──────── Provided information

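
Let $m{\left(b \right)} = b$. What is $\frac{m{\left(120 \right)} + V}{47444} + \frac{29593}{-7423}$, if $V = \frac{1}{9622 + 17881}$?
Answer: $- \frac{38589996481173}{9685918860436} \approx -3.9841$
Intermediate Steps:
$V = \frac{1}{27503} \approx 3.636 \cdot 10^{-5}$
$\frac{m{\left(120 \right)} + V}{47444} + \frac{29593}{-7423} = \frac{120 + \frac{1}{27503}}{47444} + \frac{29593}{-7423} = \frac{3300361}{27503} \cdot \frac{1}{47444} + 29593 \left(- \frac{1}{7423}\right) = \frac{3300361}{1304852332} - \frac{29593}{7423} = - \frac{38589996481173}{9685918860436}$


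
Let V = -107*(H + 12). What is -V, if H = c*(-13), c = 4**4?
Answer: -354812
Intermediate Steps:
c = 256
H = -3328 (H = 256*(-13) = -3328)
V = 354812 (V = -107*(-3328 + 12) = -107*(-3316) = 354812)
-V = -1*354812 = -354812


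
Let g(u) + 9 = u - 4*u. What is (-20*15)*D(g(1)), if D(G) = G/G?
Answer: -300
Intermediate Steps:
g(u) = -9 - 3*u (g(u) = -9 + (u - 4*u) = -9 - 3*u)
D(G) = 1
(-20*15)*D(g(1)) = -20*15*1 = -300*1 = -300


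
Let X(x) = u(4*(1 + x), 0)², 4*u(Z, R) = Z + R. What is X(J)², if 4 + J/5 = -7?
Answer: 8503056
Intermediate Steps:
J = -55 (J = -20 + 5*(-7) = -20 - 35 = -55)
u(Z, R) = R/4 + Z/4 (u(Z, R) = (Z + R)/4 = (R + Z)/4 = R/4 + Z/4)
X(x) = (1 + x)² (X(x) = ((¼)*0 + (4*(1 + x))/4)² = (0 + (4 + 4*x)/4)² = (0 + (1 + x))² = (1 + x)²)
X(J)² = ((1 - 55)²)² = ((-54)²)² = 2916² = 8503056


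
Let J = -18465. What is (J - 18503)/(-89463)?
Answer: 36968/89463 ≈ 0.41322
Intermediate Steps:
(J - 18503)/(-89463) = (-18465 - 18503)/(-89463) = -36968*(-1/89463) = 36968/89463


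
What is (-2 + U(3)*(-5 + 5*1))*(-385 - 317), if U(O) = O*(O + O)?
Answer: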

────────────────

Exercise prompt:
Retype exactly the lines of the data above that fall between the line with "Let g(u) + 9" and the line with "What is (-2 +", inclusive, and add nothing.

Output below:
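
Let g(u) + 9 = u - 4*u. What is (-20*15)*D(g(1)), if D(G) = G/G?
Answer: -300
Intermediate Steps:
g(u) = -9 - 3*u (g(u) = -9 + (u - 4*u) = -9 - 3*u)
D(G) = 1
(-20*15)*D(g(1)) = -20*15*1 = -300*1 = -300


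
Let X(x) = u(4*(1 + x), 0)², 4*u(Z, R) = Z + R. What is X(J)², if 4 + J/5 = -7?
Answer: 8503056
Intermediate Steps:
J = -55 (J = -20 + 5*(-7) = -20 - 35 = -55)
u(Z, R) = R/4 + Z/4 (u(Z, R) = (Z + R)/4 = (R + Z)/4 = R/4 + Z/4)
X(x) = (1 + x)² (X(x) = ((¼)*0 + (4*(1 + x))/4)² = (0 + (4 + 4*x)/4)² = (0 + (1 + x))² = (1 + x)²)
X(J)² = ((1 - 55)²)² = ((-54)²)² = 2916² = 8503056


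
Let J = -18465. What is (J - 18503)/(-89463)?
Answer: 36968/89463 ≈ 0.41322
Intermediate Steps:
(J - 18503)/(-89463) = (-18465 - 18503)/(-89463) = -36968*(-1/89463) = 36968/89463


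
What is (-2 + U(3)*(-5 + 5*1))*(-385 - 317), if U(O) = O*(O + O)?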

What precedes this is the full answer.